→ **What is needed**
For this exercise, write out each entry below exactly as it reads.

Saved data entries:
____________
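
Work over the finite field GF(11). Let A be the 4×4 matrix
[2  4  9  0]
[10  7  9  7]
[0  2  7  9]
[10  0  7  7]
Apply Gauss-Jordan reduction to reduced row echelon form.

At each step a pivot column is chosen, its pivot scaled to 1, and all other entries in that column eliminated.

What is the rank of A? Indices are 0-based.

[1] R0 /= 2  ⇒  (1, 2, 10, 0)
     R1 -= 10·R0  ⇒  (0, 9, 8, 7)
     R3 -= 10·R0  ⇒  (0, 2, 6, 7)
[2] R1 /= 9  ⇒  (0, 1, 7, 2)
     R0 -= 2·R1  ⇒  (1, 0, 7, 7)
     R2 -= 2·R1  ⇒  (0, 0, 4, 5)
     R3 -= 2·R1  ⇒  (0, 0, 3, 3)
[3] R2 /= 4  ⇒  (0, 0, 1, 4)
     R0 -= 7·R2  ⇒  (1, 0, 0, 1)
     R1 -= 7·R2  ⇒  (0, 1, 0, 7)
     R3 -= 3·R2  ⇒  (0, 0, 0, 2)
[4] R3 /= 2  ⇒  (0, 0, 0, 1)
     R0 -= 1·R3  ⇒  (1, 0, 0, 0)
     R1 -= 7·R3  ⇒  (0, 1, 0, 0)
     R2 -= 4·R3  ⇒  (0, 0, 1, 0)

rank = 4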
____________
→ **Problem solution**
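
Work over the finite field GF(11). Let A be the 4×4 matrix
[2  4  9  0]
[10  7  9  7]
[0  2  7  9]
[10  0  7  7]
Apply Gauss-Jordan reduction to reduced row echelon form.

At each step a pivot column is chosen, its pivot scaled to 1, and all other entries in that column eliminated.

What is the rank of A? Indices are 0-based.

[1] R0 /= 2  ⇒  (1, 2, 10, 0)
     R1 -= 10·R0  ⇒  (0, 9, 8, 7)
     R3 -= 10·R0  ⇒  (0, 2, 6, 7)
[2] R1 /= 9  ⇒  (0, 1, 7, 2)
     R0 -= 2·R1  ⇒  (1, 0, 7, 7)
     R2 -= 2·R1  ⇒  (0, 0, 4, 5)
     R3 -= 2·R1  ⇒  (0, 0, 3, 3)
[3] R2 /= 4  ⇒  (0, 0, 1, 4)
     R0 -= 7·R2  ⇒  (1, 0, 0, 1)
     R1 -= 7·R2  ⇒  (0, 1, 0, 7)
     R3 -= 3·R2  ⇒  (0, 0, 0, 2)
[4] R3 /= 2  ⇒  (0, 0, 0, 1)
     R0 -= 1·R3  ⇒  (1, 0, 0, 0)
     R1 -= 7·R3  ⇒  (0, 1, 0, 0)
     R2 -= 4·R3  ⇒  (0, 0, 1, 0)

rank = 4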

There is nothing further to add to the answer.